| WHAT TO DO |
In the entries that follow, which lines hold the string "Find"? List them.

| MATERIAL TO PROCESS |
------------------------------

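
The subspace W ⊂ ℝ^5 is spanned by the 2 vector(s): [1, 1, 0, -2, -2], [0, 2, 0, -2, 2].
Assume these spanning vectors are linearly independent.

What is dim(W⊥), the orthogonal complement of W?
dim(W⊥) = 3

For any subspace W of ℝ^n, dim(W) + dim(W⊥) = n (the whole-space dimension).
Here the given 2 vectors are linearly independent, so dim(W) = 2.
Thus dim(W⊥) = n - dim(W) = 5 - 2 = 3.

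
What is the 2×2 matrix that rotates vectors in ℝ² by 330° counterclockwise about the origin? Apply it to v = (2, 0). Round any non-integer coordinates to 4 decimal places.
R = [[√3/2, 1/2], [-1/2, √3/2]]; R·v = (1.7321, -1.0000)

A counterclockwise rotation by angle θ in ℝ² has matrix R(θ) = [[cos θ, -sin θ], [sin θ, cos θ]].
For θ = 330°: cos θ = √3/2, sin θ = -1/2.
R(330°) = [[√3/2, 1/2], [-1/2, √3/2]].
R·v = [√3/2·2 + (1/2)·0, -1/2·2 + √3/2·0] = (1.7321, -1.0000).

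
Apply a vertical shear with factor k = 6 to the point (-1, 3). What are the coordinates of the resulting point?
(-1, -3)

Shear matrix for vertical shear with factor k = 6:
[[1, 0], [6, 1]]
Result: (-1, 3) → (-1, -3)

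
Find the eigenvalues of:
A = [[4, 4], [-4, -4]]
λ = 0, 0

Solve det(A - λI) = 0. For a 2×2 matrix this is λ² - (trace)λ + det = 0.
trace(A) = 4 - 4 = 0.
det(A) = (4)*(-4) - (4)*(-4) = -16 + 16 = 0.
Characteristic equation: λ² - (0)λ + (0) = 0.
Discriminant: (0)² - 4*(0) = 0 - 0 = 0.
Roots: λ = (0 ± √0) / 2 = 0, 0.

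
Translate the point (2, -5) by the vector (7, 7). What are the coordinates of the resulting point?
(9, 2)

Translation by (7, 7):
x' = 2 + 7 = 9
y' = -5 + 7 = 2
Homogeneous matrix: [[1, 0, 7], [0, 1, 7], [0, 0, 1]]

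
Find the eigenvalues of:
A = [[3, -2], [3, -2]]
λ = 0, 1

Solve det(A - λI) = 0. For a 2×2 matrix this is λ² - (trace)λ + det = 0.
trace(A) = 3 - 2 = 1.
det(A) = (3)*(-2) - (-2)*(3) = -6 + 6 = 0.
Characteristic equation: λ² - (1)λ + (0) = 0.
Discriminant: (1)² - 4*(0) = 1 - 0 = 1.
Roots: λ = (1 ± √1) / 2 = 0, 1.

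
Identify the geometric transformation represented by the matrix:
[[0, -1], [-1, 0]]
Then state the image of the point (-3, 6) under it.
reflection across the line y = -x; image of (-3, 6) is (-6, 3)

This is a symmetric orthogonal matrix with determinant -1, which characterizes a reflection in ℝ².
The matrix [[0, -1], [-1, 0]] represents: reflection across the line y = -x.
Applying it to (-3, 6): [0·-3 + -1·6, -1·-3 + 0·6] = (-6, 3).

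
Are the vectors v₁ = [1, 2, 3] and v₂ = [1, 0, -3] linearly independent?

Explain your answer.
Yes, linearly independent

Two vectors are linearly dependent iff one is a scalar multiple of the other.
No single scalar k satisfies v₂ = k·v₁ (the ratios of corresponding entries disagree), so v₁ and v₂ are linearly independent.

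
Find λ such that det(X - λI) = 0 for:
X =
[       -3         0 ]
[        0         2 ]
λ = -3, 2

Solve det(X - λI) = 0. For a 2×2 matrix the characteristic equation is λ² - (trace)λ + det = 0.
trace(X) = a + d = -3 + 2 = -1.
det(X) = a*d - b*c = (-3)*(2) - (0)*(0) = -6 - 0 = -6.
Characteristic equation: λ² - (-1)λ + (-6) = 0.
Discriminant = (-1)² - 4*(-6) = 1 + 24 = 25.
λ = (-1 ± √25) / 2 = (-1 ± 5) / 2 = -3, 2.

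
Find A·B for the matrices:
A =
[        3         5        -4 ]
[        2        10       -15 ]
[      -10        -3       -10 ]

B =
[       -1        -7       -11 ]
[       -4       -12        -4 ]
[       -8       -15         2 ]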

------------------------------

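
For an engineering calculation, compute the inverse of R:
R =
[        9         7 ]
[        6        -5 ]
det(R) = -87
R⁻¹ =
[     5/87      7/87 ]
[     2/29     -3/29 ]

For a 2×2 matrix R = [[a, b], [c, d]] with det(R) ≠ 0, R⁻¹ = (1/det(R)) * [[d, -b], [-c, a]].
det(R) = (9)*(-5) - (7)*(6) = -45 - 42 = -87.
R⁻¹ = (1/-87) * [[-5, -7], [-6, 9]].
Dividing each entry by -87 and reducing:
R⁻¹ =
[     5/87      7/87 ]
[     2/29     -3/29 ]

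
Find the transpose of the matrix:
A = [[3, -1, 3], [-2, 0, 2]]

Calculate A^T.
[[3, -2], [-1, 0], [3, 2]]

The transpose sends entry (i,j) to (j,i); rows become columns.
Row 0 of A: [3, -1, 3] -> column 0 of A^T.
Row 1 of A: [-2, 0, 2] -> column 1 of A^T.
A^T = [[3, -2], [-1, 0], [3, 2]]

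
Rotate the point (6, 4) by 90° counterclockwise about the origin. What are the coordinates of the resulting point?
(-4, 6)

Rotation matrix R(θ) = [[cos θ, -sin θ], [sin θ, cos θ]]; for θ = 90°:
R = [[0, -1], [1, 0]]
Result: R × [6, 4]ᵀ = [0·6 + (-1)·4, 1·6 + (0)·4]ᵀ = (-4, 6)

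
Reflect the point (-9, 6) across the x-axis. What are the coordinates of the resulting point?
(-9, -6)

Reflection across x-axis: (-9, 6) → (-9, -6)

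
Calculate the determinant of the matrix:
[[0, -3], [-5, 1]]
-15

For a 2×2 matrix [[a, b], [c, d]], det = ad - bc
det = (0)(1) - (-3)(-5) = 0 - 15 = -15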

------------------------------

| ANSWER SPACE |
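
Find the eigenvalues of:
Find the eigenvalues of:
Find λ such that det(X - λI) = 0 for:
Find A·B for the matrices:
Find the transpose of the matrix: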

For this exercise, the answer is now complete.